# TASK REQUIREMENTS
Copy out only the span from the line with "A Model V327" to the end of the data, both ends kept, word for word.

# STORED DATA

=====

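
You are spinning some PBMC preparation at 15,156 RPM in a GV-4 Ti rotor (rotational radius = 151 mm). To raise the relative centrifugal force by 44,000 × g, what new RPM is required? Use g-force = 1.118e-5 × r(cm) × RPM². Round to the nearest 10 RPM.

r = 151 mm = 15.1 cm
Current RCF = 1.118 × 10⁻⁵ × 15.1 × (15156)² = 1.118 × 10⁻⁵ × 15.1 × 229,704,336 ≈ 38,778.2 × g
Target RCF = 38,778.2 + 44,000 = 82,778.2 × g
N² = 82,778.2 / (16.8818 × 10⁻⁵) = 490,339,893
N ≈ √490,339,893 ≈ 22,143.6

≈ 22140 RPM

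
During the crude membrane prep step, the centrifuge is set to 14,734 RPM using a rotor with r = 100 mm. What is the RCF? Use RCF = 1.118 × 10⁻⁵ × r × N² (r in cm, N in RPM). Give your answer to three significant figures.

RCF ≈ 24300 x g

r = 100 mm = 10.0 cm
RCF = 1.118 × 10⁻⁵ × r × N²
RCF = 1.118 × 10⁻⁵ × 10 × (14734)² = 1.118 × 10⁻⁵ × 10 × 217,090,756 ≈ 24,270.7 × g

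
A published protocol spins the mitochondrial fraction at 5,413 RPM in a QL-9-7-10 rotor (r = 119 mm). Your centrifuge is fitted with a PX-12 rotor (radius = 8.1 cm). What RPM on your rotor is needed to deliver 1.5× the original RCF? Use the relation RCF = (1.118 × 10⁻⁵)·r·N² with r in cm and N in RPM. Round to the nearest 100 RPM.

≈ 8000 RPM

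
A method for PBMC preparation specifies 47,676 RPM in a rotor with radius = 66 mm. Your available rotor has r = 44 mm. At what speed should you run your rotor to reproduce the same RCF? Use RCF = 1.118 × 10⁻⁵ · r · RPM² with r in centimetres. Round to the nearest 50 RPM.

Original rotor: r = 66 mm = 6.6 cm
RCF_original = 1.118 × 10⁻⁵ × 6.6 × (47676)² = 1.118 × 10⁻⁵ × 6.6 × 2,273,000,976 ≈ 167,720.2 × g
Your rotor: r = 44 mm = 4.4 cm
167,720.2 = 1.118 × 10⁻⁵ × 4.4 × N²
N² = 167,720.2 / (4.9192 × 10⁻⁵) = 3,409,501,545
N ≈ √3,409,501,545 ≈ 58,390.9

≈ 58400 RPM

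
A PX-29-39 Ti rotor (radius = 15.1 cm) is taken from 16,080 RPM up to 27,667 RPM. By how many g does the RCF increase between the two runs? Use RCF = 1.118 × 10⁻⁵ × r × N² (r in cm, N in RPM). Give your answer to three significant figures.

85600 g

RCF₁ = 1.118 × 10⁻⁵ × 15.1 × (16080)² = 1.118 × 10⁻⁵ × 15.1 × 258,566,400 ≈ 43,650.7 × g
RCF₂ = 1.118 × 10⁻⁵ × 15.1 × (27667)² = 1.118 × 10⁻⁵ × 15.1 × 765,462,889 ≈ 129,223.9 × g
Increase = 129,223.9 − 43,650.7 = 85,573.2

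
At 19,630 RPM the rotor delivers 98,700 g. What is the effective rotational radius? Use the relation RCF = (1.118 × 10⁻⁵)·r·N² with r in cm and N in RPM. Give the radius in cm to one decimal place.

r ≈ 22.9 cm

98700 = 1.118 × 10⁻⁵ × r × (19630)²
r = 98700 / (1.118 × 10⁻⁵ × 385,336,900) = 98700 / 4308.067 ≈ 22.911 cm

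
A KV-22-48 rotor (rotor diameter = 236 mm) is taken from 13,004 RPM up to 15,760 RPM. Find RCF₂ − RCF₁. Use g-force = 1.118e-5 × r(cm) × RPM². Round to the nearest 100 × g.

r = 236 mm / 2 = 118 mm = 11.8 cm
RCF₁ = 1.118 × 10⁻⁵ × 11.8 × (13004)² = 1.118 × 10⁻⁵ × 11.8 × 169,104,016 ≈ 22,308.9 × g
RCF₂ = 1.118 × 10⁻⁵ × 11.8 × (15760)² = 1.118 × 10⁻⁵ × 11.8 × 248,377,600 ≈ 32,767 × g
Increase = 32,767 − 22,308.9 = 10,458.1

≈ 10500 ×g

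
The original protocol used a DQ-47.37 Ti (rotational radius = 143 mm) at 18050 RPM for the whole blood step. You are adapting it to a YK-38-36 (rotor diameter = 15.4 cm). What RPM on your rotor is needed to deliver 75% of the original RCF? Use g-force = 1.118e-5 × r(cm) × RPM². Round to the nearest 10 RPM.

Original rotor: r = 143 mm = 14.3 cm
RCF_original = 1.118 × 10⁻⁵ × 14.3 × (18050)² = 1.118 × 10⁻⁵ × 14.3 × 325,802,500 ≈ 52,087.3 × g
Target RCF = 0.75 × 52,087.3 ≈ 39,065.5 × g
Your rotor: r = 15.4 / 2 = 7.7 cm
39,065.5 = 1.118 × 10⁻⁵ × 7.7 × N²
N² = 39,065.5 / (8.6086 × 10⁻⁵) = 453,796,204
N ≈ √453,796,204 ≈ 21,302.5

21300 RPM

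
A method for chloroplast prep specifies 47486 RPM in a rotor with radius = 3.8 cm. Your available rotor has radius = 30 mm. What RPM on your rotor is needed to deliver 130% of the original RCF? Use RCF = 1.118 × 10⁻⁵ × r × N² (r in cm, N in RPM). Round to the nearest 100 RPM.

RCF = 1.118 × 10⁻⁵ × r × N²
RCF_original = 1.118 × 10⁻⁵ × 3.8 × (47486)² = 1.118 × 10⁻⁵ × 3.8 × 2,254,920,196 ≈ 95,798 × g
Target RCF = 1.3 × 95,798 ≈ 124,537.4 × g
Your rotor: r = 30 mm = 3.0 cm
124,537.4 = 1.118 × 10⁻⁵ × 3 × N²
N² = 124,537.4 / (3.354 × 10⁻⁵) = 3,713,100,775
N ≈ √3,713,100,775 ≈ 60,935.2

60900 RPM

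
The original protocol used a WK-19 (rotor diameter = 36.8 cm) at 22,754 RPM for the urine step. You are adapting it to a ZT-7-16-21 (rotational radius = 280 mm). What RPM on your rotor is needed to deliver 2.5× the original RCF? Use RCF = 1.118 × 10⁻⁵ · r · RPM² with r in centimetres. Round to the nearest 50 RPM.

≈ 29150 RPM

Original rotor: r = 36.8 / 2 = 18.4 cm
RCF_original = 1.118 × 10⁻⁵ × 18.4 × (22754)² = 1.118 × 10⁻⁵ × 18.4 × 517,744,516 ≈ 106,506.3 × g
Target RCF = 2.5 × 106,506.3 ≈ 266,265.8 × g
Your rotor: r = 280 mm = 28.0 cm
266,265.8 = 1.118 × 10⁻⁵ × 28 × N²
N² = 266,265.8 / (31.304 × 10⁻⁵) = 850,580,756
N ≈ √850,580,756 ≈ 29,164.7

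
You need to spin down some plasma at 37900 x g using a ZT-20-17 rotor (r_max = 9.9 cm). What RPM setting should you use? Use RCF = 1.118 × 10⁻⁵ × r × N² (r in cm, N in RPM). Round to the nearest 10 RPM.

37,900 = 1.118 × 10⁻⁵ × 9.9 × N²
N² = 37,900 / (11.0682 × 10⁻⁵) = 342,422,435
N ≈ √342,422,435 ≈ 18,504.7

≈ 18500 RPM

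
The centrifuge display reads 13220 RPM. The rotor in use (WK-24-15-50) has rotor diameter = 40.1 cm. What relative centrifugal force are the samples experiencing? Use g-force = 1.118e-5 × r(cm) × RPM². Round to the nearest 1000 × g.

r = 40.1 / 2 = 20.05 cm
RCF = 1.118 × 10⁻⁵ × 20.05 × (13220)² = 1.118 × 10⁻⁵ × 20.05 × 174,768,400 ≈ 39,175.9 × g

39000 ×g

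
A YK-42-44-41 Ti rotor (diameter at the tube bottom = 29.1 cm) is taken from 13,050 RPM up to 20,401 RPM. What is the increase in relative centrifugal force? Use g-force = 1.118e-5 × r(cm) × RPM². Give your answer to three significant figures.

≈ 40000 ×g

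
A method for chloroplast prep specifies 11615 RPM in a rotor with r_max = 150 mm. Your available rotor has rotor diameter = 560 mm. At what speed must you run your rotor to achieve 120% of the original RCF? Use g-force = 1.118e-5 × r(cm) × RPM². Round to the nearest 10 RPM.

Original rotor: r = 150 mm = 15.0 cm
RCF = 1.118 × 10⁻⁵ × r × N²
RCF_original = 1.118 × 10⁻⁵ × 15 × (11615)² = 1.118 × 10⁻⁵ × 15 × 134,908,225 ≈ 22,624.1 × g
Target RCF = 1.2 × 22,624.1 ≈ 27,148.9 × g
Your rotor: r = 560 mm / 2 = 280 mm = 28 cm
27,148.9 = 1.118 × 10⁻⁵ × 28 × N²
N² = 27,148.9 / (31.304 × 10⁻⁵) = 86,726,616
N ≈ √86,726,616 ≈ 9,312.7

9310 RPM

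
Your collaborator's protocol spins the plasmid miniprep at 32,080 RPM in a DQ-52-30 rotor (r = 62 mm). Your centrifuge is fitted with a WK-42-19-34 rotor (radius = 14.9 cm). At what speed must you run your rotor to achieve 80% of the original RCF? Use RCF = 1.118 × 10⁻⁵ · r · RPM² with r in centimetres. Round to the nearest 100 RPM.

≈ 18500 RPM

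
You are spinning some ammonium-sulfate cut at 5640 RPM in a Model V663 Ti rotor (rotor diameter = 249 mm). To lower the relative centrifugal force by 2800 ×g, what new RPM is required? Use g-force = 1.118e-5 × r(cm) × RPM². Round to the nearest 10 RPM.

r = 249 mm / 2 = 124.5 mm = 12.45 cm
Current RCF = 1.118 × 10⁻⁵ × 12.45 × (5640)² = 1.118 × 10⁻⁵ × 12.45 × 31,809,600 ≈ 4,427.6 × g
Target RCF = 4,427.6 − 2,800 = 1,627.6 × g
N² = 1,627.6 / (13.9191 × 10⁻⁵) = 11,693,285
N ≈ √11,693,285 ≈ 3,419.5

N₂ ≈ 3420 RPM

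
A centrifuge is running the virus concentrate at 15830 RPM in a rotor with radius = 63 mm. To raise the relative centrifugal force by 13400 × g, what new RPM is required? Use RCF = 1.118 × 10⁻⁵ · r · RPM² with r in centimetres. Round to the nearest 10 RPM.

21000 RPM

r = 63 mm = 6.3 cm
Current RCF = 1.118 × 10⁻⁵ × 6.3 × (15830)² = 1.118 × 10⁻⁵ × 6.3 × 250,588,900 ≈ 17,650 × g
Target RCF = 17,650 + 13,400 = 31,050 × g
N² = 31,050 / (7.0434 × 10⁻⁵) = 440,838,232
N ≈ √440,838,232 ≈ 20,996.1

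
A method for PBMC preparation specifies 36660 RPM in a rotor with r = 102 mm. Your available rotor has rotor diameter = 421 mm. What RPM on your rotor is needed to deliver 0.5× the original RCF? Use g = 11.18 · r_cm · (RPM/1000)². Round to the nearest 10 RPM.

Original rotor: r = 102 mm = 10.2 cm
RCF_original = 11.18 × 10.2 × (36.66)² = 11.18 × 10.2 × 1,343.9556 ≈ 153,259.3 × g
Target RCF = 0.5 × 153,259.3 ≈ 76,629.6 × g
Your rotor: r = 421 mm / 2 = 210.5 mm = 21.05 cm
76,629.6 = 11.18 × 21.05 × (N/1000)²
(N/1000)² = 76,629.6 / 235.339 = 325.6137
N = 1000 × √325.6137 ≈ 18,044.8

≈ 18040 RPM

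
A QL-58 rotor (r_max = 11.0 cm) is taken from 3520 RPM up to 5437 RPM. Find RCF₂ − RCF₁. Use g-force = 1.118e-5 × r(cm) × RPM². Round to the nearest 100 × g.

RCF₁ = 1.118 × 10⁻⁵ × 11 × (3520)² = 1.118 × 10⁻⁵ × 11 × 12,390,400 ≈ 1,523.8 × g
RCF₂ = 1.118 × 10⁻⁵ × 11 × (5437)² = 1.118 × 10⁻⁵ × 11 × 29,560,969 ≈ 3,635.4 × g
Increase = 3,635.4 − 1,523.8 = 2,111.6

2100 x g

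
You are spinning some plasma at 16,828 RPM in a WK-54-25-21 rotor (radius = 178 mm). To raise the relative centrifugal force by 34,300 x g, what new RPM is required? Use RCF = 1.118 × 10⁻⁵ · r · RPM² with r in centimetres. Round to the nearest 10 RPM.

21340 RPM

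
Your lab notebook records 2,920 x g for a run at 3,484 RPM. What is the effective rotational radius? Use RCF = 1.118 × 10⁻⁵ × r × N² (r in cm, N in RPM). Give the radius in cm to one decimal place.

r ≈ 21.5 cm

2920 = 1.118 × 10⁻⁵ × r × (3484)²
r = 2920 / (1.118 × 10⁻⁵ × 12,138,256) = 2920 / 135.7057 ≈ 21.517 cm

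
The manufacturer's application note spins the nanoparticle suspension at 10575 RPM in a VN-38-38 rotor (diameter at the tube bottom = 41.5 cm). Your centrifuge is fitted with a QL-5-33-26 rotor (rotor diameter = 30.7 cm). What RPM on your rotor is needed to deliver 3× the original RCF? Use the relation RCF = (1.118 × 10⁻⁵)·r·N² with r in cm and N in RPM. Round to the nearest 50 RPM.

≈ 21300 RPM

Original rotor: r = 41.5 / 2 = 20.75 cm
RCF = 1.118 × 10⁻⁵ × r × N²
RCF_original = 1.118 × 10⁻⁵ × 20.75 × (10575)² = 1.118 × 10⁻⁵ × 20.75 × 111,830,625 ≈ 25,943 × g
Target RCF = 3 × 25,943 ≈ 77,829 × g
Your rotor: r = 30.7 / 2 = 15.35 cm
77,829 = 1.118 × 10⁻⁵ × 15.35 × N²
N² = 77,829 / (17.1613 × 10⁻⁵) = 453,514,594
N ≈ √453,514,594 ≈ 21,295.9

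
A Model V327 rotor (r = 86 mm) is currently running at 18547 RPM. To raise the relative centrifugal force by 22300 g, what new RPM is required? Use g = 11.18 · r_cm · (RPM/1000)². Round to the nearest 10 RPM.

24000 RPM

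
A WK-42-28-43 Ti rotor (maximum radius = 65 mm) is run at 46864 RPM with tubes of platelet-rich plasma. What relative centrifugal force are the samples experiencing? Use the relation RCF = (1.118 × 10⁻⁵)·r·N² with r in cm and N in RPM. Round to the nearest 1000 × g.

≈ 160000 g

r = 65 mm = 6.5 cm
RCF = 1.118 × 10⁻⁵ × 6.5 × (46864)² = 1.118 × 10⁻⁵ × 6.5 × 2,196,234,496 ≈ 159,600.4 × g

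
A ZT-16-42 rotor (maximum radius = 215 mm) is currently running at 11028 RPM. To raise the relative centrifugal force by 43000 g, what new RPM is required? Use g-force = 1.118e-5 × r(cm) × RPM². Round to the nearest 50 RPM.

r = 215 mm = 21.5 cm
Current RCF = 1.118 × 10⁻⁵ × 21.5 × (11028)² = 1.118 × 10⁻⁵ × 21.5 × 121,616,784 ≈ 29,233 × g
Target RCF = 29,233 + 43,000 = 72,233 × g
N² = 72,233 / (24.037 × 10⁻⁵) = 300,507,551
N ≈ √300,507,551 ≈ 17,335.2

≈ 17350 RPM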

=====

# EXERCISE ANSWER
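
A Model V327 rotor (r = 86 mm) is currently running at 18547 RPM. To raise the relative centrifugal force by 22300 g, what new RPM is required? Use g = 11.18 · r_cm · (RPM/1000)². Round to the nearest 10 RPM.

24000 RPM

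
A WK-42-28-43 Ti rotor (maximum radius = 65 mm) is run at 46864 RPM with tubes of platelet-rich plasma. What relative centrifugal force are the samples experiencing? Use the relation RCF = (1.118 × 10⁻⁵)·r·N² with r in cm and N in RPM. Round to the nearest 1000 × g.

≈ 160000 g

r = 65 mm = 6.5 cm
RCF = 1.118 × 10⁻⁵ × 6.5 × (46864)² = 1.118 × 10⁻⁵ × 6.5 × 2,196,234,496 ≈ 159,600.4 × g

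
A ZT-16-42 rotor (maximum radius = 215 mm) is currently running at 11028 RPM. To raise the relative centrifugal force by 43000 g, what new RPM is required? Use g-force = 1.118e-5 × r(cm) × RPM². Round to the nearest 50 RPM.

r = 215 mm = 21.5 cm
Current RCF = 1.118 × 10⁻⁵ × 21.5 × (11028)² = 1.118 × 10⁻⁵ × 21.5 × 121,616,784 ≈ 29,233 × g
Target RCF = 29,233 + 43,000 = 72,233 × g
N² = 72,233 / (24.037 × 10⁻⁵) = 300,507,551
N ≈ √300,507,551 ≈ 17,335.2

≈ 17350 RPM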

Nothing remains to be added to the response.